- _Task directions_
Copy word for word, please, the lines of the entries below running from the one containing "A Markov chain on states" to the one containing "Find the stationary", both ends included.

- _Exercise inputs_
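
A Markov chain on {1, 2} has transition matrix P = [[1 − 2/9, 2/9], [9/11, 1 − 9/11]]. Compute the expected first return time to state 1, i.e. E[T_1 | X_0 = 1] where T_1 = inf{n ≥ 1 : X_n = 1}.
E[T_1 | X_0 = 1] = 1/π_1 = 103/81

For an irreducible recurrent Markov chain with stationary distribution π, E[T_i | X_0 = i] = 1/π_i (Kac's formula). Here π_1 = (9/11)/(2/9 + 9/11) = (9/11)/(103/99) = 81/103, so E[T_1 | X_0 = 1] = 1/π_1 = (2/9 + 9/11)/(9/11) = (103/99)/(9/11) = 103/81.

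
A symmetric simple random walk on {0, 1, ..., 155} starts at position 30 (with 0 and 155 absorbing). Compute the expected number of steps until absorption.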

--

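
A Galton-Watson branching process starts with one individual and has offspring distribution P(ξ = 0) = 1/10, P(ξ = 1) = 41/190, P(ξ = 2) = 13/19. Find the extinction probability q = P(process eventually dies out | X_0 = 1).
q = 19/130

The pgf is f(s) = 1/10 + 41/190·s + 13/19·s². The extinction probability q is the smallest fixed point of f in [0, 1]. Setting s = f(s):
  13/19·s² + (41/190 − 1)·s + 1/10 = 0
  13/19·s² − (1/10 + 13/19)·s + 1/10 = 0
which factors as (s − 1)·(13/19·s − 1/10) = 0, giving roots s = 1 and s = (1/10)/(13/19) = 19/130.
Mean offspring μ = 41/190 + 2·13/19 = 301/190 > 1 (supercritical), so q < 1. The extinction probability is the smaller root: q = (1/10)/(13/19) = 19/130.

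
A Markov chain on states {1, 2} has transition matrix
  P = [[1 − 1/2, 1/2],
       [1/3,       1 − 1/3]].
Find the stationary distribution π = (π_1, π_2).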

- _Output for this exercise_
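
A Markov chain on states {1, 2} has transition matrix
  P = [[1 − 1/2, 1/2],
       [1/3,       1 − 1/3]].
Find the stationary distribution π = (π_1, π_2).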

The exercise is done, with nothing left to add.